[[ Data extracts, beginning ]]

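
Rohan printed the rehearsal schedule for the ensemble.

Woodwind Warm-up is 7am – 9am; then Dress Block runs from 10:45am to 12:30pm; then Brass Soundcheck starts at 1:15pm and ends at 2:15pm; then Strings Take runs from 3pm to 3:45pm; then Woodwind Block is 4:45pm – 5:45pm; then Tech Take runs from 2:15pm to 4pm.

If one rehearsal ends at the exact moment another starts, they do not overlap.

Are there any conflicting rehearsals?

Two intervals overlap when each starts before the other ends.
Sorted by start: Woodwind Warm-up, Dress Block, Brass Soundcheck, Tech Take, Strings Take, Woodwind Block.
Dress Block starts after Woodwind Warm-up ends; Woodwind Warm-up is clear from here.
Brass Soundcheck starts after Dress Block ends; Dress Block is clear from here.
Tech Take starts exactly when Brass Soundcheck ends (back-to-back, no overlap); Brass Soundcheck is clear from here.
Strings Take starts before Tech Take ends → Tech Take and Strings Take overlap.
That's a conflict, so the schedule is not conflict-free.

Yes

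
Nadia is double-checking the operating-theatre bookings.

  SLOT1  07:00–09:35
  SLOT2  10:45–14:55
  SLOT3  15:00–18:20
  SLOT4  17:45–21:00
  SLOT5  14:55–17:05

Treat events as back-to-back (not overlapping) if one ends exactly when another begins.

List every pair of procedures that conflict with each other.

SLOT3 & SLOT4, SLOT3 & SLOT5

Sorted by start: SLOT1, SLOT2, SLOT5, SLOT3, SLOT4.
SLOT2 starts after SLOT1 ends — done with SLOT1.
SLOT5 starts exactly when SLOT2 ends (back-to-back, no overlap) — done with SLOT2.
SLOT3 starts before SLOT5 ends → SLOT5 and SLOT3 overlap.
SLOT4 starts after SLOT5 ends.
SLOT4 starts before SLOT3 ends → SLOT3 and SLOT4 overlap.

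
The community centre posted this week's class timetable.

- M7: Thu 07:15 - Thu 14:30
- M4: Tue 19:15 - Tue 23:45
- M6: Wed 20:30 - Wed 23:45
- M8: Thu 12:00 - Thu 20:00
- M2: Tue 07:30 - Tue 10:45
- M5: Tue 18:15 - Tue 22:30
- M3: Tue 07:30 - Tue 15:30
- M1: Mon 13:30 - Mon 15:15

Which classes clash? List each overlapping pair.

M2 & M3, M4 & M5, M7 & M8

Two intervals overlap when each starts before the other ends.
Sorted by start: M1, M2, M3, M5, M4, M6, M7, M8.
M2 starts after M1 ends, so M1 has no further overlaps.
M3 starts before M2 ends → M2 and M3 overlap.
M5 starts after M2 ends, so M2 has no further overlaps.
M5 starts after M3 ends, so M3 has no further overlaps.
M4 starts before M5 ends → M5 and M4 overlap.
M6 starts after M5 ends, so M5 has no further overlaps.
M6 starts after M4 ends, so M4 has no further overlaps.
M7 starts after M6 ends, so M6 has no further overlaps.
M8 starts before M7 ends → M7 and M8 overlap.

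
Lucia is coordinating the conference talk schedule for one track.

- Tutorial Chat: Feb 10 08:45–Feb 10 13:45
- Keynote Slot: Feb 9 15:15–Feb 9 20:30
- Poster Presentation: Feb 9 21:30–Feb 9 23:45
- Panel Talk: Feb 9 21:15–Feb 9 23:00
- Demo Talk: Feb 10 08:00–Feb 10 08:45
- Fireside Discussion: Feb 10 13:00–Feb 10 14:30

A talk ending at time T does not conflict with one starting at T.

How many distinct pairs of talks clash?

2

Check each pair: they overlap iff neither finishes before the other starts.
Sorted by start: Keynote Slot, Panel Talk, Poster Presentation, Demo Talk, Tutorial Chat, Fireside Discussion.
Panel Talk starts after Keynote Slot ends, so Keynote Slot has no further overlaps.
Poster Presentation starts before Panel Talk ends → Panel Talk and Poster Presentation overlap.
Demo Talk starts after Panel Talk ends, so Panel Talk has no further overlaps.
Demo Talk starts after Poster Presentation ends, so Poster Presentation has no further overlaps.
Tutorial Chat starts exactly when Demo Talk ends (back-to-back, no overlap), so Demo Talk has no further overlaps.
Fireside Discussion starts before Tutorial Chat ends → Tutorial Chat and Fireside Discussion overlap.
Overlapping pairs: Fireside Discussion & Tutorial Chat, Panel Talk & Poster Presentation — 2 in total.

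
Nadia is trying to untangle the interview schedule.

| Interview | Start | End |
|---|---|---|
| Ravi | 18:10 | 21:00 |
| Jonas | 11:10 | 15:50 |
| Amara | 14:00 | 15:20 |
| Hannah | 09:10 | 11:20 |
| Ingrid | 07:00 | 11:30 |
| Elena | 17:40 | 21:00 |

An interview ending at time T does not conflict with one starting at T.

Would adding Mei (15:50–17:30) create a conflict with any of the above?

Ingrid: ends 11:30 at or before Mei starts 15:50 → clear.
Hannah: ends 11:20 at or before Mei starts 15:50 → clear.
Jonas: ends 15:50 at or before Mei starts 15:50 → clear.
Amara: ends 15:20 at or before Mei starts 15:50 → clear.
Elena: starts 17:40 at or after Mei ends 17:30 → clear.
Ravi: starts 18:10 at or after Mei ends 17:30 → clear.

No — it doesn't clash with anything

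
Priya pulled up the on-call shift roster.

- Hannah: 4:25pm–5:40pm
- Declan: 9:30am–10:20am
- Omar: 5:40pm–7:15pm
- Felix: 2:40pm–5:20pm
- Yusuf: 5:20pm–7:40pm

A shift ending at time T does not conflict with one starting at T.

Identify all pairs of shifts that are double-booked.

Felix & Hannah, Hannah & Yusuf, Omar & Yusuf

Sorted by start: Declan, Felix, Hannah, Yusuf, Omar.
Felix starts after Declan ends; Declan is clear from here.
Hannah starts before Felix ends → Felix and Hannah overlap.
Yusuf starts exactly when Felix ends (back-to-back, no overlap); Felix is clear from here.
Yusuf starts before Hannah ends → Hannah and Yusuf overlap.
Omar starts exactly when Hannah ends (back-to-back, no overlap).
Omar starts before Yusuf ends → Yusuf and Omar overlap.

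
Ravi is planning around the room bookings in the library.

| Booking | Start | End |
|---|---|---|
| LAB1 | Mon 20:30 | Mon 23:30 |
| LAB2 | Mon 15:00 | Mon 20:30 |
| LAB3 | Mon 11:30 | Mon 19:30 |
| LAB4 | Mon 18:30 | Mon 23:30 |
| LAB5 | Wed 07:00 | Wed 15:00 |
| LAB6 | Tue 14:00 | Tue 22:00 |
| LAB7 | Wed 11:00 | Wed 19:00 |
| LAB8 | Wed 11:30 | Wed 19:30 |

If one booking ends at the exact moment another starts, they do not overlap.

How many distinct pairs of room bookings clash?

7

Sorted by start: LAB3, LAB2, LAB4, LAB1, LAB6, LAB5, LAB7, LAB8.
LAB2 starts before LAB3 ends → LAB3 and LAB2 overlap.
LAB4 starts before LAB3 ends → LAB3 and LAB4 overlap.
LAB1 starts after LAB3 ends — done with LAB3.
LAB4 starts before LAB2 ends → LAB2 and LAB4 overlap.
LAB1 starts exactly when LAB2 ends (back-to-back, no overlap) — done with LAB2.
LAB1 starts before LAB4 ends → LAB4 and LAB1 overlap.
LAB6 starts after LAB4 ends — done with LAB4.
LAB6 starts after LAB1 ends — done with LAB1.
LAB5 starts after LAB6 ends — done with LAB6.
LAB7 starts before LAB5 ends → LAB5 and LAB7 overlap.
LAB8 starts before LAB5 ends → LAB5 and LAB8 overlap.
LAB8 starts before LAB7 ends → LAB7 and LAB8 overlap.
Overlapping pairs: LAB1 & LAB4, LAB2 & LAB3, LAB2 & LAB4, LAB3 & LAB4, LAB5 & LAB7, LAB5 & LAB8, LAB7 & LAB8 — 7 in total.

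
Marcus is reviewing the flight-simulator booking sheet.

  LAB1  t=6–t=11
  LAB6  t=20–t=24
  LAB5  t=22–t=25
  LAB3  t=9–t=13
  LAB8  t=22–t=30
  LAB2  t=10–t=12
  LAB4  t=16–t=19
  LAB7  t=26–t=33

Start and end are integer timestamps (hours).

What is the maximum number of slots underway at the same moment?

Walk through starts and ends in time order (an end at T is processed before a start at T):
t=6 start LAB1 → 1
t=9 start LAB3 → 2
t=10 start LAB2 → 3
t=11 end LAB1 → 2
t=12 end LAB2 → 1
t=13 end LAB3 → 0
t=16 start LAB4 → 1
t=19 end LAB4 → 0
t=20 start LAB6 → 1
t=22 start LAB5 → 2
t=22 start LAB8 → 3
t=24 end LAB6 → 2
t=25 end LAB5 → 1
t=26 start LAB7 → 2
t=30 end LAB8 → 1
t=33 end LAB7 → 0
Peak is 3, at t=10 (LAB1, LAB2, LAB3).

3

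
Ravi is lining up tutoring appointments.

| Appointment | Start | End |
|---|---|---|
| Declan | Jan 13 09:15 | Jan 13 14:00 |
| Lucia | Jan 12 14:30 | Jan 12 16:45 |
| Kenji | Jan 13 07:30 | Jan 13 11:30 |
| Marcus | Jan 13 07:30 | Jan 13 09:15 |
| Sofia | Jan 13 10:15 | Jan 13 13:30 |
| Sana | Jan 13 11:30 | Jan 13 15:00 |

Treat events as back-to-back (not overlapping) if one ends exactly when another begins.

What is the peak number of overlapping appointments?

Sort all start/end points and keep a running count:
Jan 12 14:30 start Lucia → 1
Jan 12 16:45 end Lucia → 0
Jan 13 07:30 start Kenji → 1
Jan 13 07:30 start Marcus → 2
Jan 13 09:15 end Marcus → 1
Jan 13 09:15 start Declan → 2
Jan 13 10:15 start Sofia → 3
Jan 13 11:30 end Kenji → 2
Jan 13 11:30 start Sana → 3
Jan 13 13:30 end Sofia → 2
Jan 13 14:00 end Declan → 1
Jan 13 15:00 end Sana → 0
Peak is 3, at Jan 13 10:15 (Declan, Kenji, Sofia).

3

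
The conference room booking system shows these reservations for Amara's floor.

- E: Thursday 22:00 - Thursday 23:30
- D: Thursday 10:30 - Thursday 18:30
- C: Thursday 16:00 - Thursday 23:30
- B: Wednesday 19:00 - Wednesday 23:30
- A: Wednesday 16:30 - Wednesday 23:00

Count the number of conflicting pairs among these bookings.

Sorted by start: A, B, D, C, E.
B starts before A ends → A and B overlap.
D starts after A ends, so nothing later overlaps A either.
D starts after B ends, so nothing later overlaps B either.
C starts before D ends → D and C overlap.
E starts after D ends.
E starts before C ends → C and E overlap.
Overlapping pairs: A & B, C & D, C & E — 3 in total.

3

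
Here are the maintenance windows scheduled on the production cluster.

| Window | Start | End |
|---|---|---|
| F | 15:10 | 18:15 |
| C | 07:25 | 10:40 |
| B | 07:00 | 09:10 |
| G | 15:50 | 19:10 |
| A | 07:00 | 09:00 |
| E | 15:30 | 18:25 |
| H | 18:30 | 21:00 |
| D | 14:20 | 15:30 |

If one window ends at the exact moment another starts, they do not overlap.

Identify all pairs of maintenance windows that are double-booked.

Check each pair: they overlap iff neither finishes before the other starts.
Sorted by start: A, B, C, D, F, E, G, H.
B starts before A ends → A and B overlap.
C starts before A ends → A and C overlap.
D starts after A ends; A is clear from here.
C starts before B ends → B and C overlap.
D starts after B ends; B is clear from here.
D starts after C ends; C is clear from here.
F starts before D ends → D and F overlap.
E starts exactly when D ends (back-to-back, no overlap); D is clear from here.
E starts before F ends → F and E overlap.
G starts before F ends → F and G overlap.
H starts after F ends.
G starts before E ends → E and G overlap.
H starts after E ends.
H starts before G ends → G and H overlap.

A & B, A & C, B & C, D & F, E & F, E & G, F & G, G & H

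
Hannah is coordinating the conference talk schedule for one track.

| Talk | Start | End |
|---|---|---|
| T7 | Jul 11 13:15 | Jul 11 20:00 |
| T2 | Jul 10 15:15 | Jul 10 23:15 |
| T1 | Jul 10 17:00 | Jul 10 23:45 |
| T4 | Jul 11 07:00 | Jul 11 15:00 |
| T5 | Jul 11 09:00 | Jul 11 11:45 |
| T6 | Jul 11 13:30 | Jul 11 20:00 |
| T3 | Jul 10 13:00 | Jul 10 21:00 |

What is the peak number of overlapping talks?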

[[ Data extracts, end ]]

Proceeding from the line containing "If one rehearsal" through the line containing "- M5: Tue 18:15 - Tue 22:30", transcribe the lines above exactly, both end lines included.

* Result below
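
If one rehearsal ends at the exact moment another starts, they do not overlap.

Are there any conflicting rehearsals?

Two intervals overlap when each starts before the other ends.
Sorted by start: Woodwind Warm-up, Dress Block, Brass Soundcheck, Tech Take, Strings Take, Woodwind Block.
Dress Block starts after Woodwind Warm-up ends; Woodwind Warm-up is clear from here.
Brass Soundcheck starts after Dress Block ends; Dress Block is clear from here.
Tech Take starts exactly when Brass Soundcheck ends (back-to-back, no overlap); Brass Soundcheck is clear from here.
Strings Take starts before Tech Take ends → Tech Take and Strings Take overlap.
That's a conflict, so the schedule is not conflict-free.

Yes

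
Nadia is double-checking the operating-theatre bookings.

  SLOT1  07:00–09:35
  SLOT2  10:45–14:55
  SLOT3  15:00–18:20
  SLOT4  17:45–21:00
  SLOT5  14:55–17:05

Treat events as back-to-back (not overlapping) if one ends exactly when another begins.

List every pair of procedures that conflict with each other.

SLOT3 & SLOT4, SLOT3 & SLOT5

Sorted by start: SLOT1, SLOT2, SLOT5, SLOT3, SLOT4.
SLOT2 starts after SLOT1 ends — done with SLOT1.
SLOT5 starts exactly when SLOT2 ends (back-to-back, no overlap) — done with SLOT2.
SLOT3 starts before SLOT5 ends → SLOT5 and SLOT3 overlap.
SLOT4 starts after SLOT5 ends.
SLOT4 starts before SLOT3 ends → SLOT3 and SLOT4 overlap.

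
The community centre posted this week's class timetable.

- M7: Thu 07:15 - Thu 14:30
- M4: Tue 19:15 - Tue 23:45
- M6: Wed 20:30 - Wed 23:45
- M8: Thu 12:00 - Thu 20:00
- M2: Tue 07:30 - Tue 10:45
- M5: Tue 18:15 - Tue 22:30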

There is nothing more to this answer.